### Work required
Find every line in the entries that holds the string "What" and report it.

···

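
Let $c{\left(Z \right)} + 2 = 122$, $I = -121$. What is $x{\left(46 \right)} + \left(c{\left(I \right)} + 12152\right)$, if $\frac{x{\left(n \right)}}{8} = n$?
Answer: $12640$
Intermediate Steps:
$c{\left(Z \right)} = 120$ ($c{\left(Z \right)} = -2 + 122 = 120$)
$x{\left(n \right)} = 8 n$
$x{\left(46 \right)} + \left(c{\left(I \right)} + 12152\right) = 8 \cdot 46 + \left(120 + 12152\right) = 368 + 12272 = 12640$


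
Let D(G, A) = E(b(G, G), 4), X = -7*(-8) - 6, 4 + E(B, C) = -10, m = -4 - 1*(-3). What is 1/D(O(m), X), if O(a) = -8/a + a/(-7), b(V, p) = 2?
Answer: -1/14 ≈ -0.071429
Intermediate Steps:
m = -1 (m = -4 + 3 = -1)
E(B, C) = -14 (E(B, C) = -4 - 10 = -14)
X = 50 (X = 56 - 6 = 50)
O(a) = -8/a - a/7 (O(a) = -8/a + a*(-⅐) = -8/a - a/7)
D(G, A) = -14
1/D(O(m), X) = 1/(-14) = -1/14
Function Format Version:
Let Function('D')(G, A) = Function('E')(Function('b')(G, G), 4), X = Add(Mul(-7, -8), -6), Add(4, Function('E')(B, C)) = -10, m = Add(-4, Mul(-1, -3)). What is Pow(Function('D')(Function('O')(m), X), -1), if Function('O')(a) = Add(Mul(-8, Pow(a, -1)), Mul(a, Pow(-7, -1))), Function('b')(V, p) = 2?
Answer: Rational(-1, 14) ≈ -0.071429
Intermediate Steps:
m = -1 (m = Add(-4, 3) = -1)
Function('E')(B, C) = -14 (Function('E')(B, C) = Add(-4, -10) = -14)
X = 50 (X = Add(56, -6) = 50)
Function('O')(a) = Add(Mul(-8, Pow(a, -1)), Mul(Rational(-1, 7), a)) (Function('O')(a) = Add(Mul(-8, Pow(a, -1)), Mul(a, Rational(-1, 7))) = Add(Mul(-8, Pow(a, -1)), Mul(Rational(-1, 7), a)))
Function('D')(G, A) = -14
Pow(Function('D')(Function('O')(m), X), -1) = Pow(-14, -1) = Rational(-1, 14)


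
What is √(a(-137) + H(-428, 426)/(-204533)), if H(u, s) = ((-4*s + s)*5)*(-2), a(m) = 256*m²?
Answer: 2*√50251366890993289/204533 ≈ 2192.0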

···

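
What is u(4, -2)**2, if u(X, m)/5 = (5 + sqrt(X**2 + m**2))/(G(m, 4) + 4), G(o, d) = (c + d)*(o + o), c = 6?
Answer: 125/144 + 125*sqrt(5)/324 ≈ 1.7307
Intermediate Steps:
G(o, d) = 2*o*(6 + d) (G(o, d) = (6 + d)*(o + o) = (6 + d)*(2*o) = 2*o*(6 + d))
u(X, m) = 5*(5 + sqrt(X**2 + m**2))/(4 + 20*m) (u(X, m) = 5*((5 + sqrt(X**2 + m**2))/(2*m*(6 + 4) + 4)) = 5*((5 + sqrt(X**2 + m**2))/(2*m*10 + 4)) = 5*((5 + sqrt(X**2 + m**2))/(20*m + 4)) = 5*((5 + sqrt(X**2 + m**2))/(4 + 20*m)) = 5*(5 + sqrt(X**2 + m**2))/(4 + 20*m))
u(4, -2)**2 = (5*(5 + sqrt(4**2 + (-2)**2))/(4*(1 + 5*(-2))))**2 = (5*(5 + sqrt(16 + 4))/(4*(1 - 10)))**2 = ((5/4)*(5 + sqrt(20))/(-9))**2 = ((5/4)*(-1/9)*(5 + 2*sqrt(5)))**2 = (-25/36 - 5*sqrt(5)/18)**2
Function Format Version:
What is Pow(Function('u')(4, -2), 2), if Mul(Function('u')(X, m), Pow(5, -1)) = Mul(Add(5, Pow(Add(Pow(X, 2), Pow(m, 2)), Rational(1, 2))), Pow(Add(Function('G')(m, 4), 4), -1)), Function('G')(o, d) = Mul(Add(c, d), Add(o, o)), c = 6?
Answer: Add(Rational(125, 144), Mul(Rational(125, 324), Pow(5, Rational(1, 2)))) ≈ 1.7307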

···

### Your response
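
Let $c{\left(Z \right)} + 2 = 122$, $I = -121$. What is $x{\left(46 \right)} + \left(c{\left(I \right)} + 12152\right)$, if $\frac{x{\left(n \right)}}{8} = n$?
Let D(G, A) = E(b(G, G), 4), X = -7*(-8) - 6, 4 + E(B, C) = -10, m = -4 - 1*(-3). What is 1/D(O(m), X), if O(a) = -8/a + a/(-7), b(V, p) = 2?
Let Function('D')(G, A) = Function('E')(Function('b')(G, G), 4), X = Add(Mul(-7, -8), -6), Add(4, Function('E')(B, C)) = -10, m = Add(-4, Mul(-1, -3)). What is Pow(Function('D')(Function('O')(m), X), -1), if Function('O')(a) = Add(Mul(-8, Pow(a, -1)), Mul(a, Pow(-7, -1))), Function('b')(V, p) = 2?
What is √(a(-137) + H(-428, 426)/(-204533)), if H(u, s) = ((-4*s + s)*5)*(-2), a(m) = 256*m²?
What is u(4, -2)**2, if u(X, m)/5 = (5 + sqrt(X**2 + m**2))/(G(m, 4) + 4), G(o, d) = (c + d)*(o + o), c = 6?
What is Pow(Function('u')(4, -2), 2), if Mul(Function('u')(X, m), Pow(5, -1)) = Mul(Add(5, Pow(Add(Pow(X, 2), Pow(m, 2)), Rational(1, 2))), Pow(Add(Function('G')(m, 4), 4), -1)), Function('G')(o, d) = Mul(Add(c, d), Add(o, o)), c = 6?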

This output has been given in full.